TO DO. Of the entries below, return only those lines from the line with "Given the structure encoded as SMILES: NC(=O)C1CCC1" to the line with "Count the Lipinski", exactly, both included.

RECORD SET.
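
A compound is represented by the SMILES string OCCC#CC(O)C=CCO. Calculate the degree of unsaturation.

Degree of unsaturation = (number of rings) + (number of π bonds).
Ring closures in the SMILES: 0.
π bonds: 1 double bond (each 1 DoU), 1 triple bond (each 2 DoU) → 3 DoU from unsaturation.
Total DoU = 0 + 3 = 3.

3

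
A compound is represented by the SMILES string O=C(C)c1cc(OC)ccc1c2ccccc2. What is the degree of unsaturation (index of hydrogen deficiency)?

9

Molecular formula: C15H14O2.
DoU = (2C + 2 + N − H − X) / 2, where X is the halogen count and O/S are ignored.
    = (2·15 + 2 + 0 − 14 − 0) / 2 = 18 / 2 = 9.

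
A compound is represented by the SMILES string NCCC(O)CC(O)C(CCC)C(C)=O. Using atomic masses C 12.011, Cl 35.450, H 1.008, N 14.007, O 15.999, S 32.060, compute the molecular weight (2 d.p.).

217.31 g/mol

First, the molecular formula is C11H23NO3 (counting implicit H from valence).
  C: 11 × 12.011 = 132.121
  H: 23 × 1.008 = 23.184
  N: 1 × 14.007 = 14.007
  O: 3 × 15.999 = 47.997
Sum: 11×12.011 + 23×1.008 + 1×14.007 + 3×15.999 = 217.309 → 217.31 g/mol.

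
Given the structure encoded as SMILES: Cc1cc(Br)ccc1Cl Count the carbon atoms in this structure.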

==

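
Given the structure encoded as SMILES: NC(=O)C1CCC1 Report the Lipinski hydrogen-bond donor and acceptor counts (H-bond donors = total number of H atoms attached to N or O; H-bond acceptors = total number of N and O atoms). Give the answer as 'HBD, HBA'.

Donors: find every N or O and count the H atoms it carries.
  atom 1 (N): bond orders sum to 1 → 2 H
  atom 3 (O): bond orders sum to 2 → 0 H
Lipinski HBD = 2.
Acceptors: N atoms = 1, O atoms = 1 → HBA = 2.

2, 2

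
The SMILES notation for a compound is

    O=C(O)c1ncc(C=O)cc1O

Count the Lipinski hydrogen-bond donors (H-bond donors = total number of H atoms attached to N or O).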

...

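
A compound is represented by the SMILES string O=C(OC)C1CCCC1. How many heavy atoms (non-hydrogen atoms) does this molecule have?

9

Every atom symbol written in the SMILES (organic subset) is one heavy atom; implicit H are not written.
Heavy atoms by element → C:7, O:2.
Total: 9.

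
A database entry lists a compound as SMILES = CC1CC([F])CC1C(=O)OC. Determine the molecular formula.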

ANSWER SECTION.
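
Given the structure encoded as SMILES: NC(=O)C1CCC1 Report the Lipinski hydrogen-bond donor and acceptor counts (H-bond donors = total number of H atoms attached to N or O; H-bond acceptors = total number of N and O atoms). Give the answer as 'HBD, HBA'.

Donors: find every N or O and count the H atoms it carries.
  atom 1 (N): bond orders sum to 1 → 2 H
  atom 3 (O): bond orders sum to 2 → 0 H
Lipinski HBD = 2.
Acceptors: N atoms = 1, O atoms = 1 → HBA = 2.

2, 2

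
The SMILES notation for a compound is

    O=C(O)c1ncc(C=O)cc1O

Count the Lipinski hydrogen-bond donors (H-bond donors = total number of H atoms attached to N or O).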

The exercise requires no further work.